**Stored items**
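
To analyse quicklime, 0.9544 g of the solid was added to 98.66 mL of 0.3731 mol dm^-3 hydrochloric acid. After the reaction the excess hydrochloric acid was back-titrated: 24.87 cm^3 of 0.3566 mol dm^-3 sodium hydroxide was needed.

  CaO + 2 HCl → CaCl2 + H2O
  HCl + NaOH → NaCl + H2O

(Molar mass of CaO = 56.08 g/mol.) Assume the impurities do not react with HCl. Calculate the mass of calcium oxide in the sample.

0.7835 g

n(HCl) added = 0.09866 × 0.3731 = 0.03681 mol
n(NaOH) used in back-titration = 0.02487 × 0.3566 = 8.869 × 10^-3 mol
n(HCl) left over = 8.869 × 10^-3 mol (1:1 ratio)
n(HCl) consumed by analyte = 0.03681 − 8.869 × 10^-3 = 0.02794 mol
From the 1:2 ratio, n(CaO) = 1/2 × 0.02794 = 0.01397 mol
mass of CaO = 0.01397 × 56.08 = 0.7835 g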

...

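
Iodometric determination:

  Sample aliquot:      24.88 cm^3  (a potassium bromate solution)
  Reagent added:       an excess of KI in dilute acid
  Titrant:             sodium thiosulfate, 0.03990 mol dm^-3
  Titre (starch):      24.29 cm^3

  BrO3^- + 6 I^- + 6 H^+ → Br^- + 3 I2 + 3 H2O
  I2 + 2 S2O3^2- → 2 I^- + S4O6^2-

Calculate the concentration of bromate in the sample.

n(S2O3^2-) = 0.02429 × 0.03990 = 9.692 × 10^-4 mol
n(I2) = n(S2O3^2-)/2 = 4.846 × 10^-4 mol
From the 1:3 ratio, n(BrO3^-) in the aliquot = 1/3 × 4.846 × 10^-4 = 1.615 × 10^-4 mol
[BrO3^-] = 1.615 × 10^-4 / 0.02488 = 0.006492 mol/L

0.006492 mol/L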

* * *

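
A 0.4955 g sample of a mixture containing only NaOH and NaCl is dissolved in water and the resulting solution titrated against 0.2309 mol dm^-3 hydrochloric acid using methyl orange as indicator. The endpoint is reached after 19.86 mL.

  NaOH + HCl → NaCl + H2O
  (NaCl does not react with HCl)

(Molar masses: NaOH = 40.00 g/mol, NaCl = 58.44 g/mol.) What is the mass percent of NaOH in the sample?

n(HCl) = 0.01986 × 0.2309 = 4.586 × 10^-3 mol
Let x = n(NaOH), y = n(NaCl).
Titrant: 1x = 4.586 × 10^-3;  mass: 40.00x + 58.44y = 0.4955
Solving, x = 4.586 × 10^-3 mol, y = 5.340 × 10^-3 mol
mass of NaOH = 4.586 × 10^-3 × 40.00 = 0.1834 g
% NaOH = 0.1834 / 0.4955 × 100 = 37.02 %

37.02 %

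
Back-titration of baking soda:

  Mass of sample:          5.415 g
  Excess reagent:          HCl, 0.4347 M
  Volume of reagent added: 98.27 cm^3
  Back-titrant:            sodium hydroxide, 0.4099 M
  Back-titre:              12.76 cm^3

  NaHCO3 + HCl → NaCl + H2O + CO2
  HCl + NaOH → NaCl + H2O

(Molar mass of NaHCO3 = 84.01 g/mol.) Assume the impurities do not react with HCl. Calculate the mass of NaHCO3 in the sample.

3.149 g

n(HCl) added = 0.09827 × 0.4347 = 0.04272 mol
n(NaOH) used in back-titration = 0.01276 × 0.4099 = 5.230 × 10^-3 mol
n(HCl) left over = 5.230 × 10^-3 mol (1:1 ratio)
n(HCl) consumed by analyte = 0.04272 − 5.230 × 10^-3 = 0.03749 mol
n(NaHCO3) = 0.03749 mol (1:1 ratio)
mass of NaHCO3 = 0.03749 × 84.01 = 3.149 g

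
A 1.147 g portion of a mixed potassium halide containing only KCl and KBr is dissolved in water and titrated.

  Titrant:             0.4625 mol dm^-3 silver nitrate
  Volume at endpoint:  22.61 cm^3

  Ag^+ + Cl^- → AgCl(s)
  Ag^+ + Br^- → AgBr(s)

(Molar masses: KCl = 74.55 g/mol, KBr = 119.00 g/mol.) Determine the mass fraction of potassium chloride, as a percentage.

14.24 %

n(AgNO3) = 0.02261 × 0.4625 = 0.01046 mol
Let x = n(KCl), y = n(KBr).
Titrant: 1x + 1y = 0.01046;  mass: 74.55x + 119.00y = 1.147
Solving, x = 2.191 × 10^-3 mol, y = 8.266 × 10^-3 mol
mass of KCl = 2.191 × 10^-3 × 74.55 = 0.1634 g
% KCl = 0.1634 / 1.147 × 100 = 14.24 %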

**ACTION ITEM**
How many of the lines in these entries hold "solution"? Report only the count.

**TASK ANSWER**
2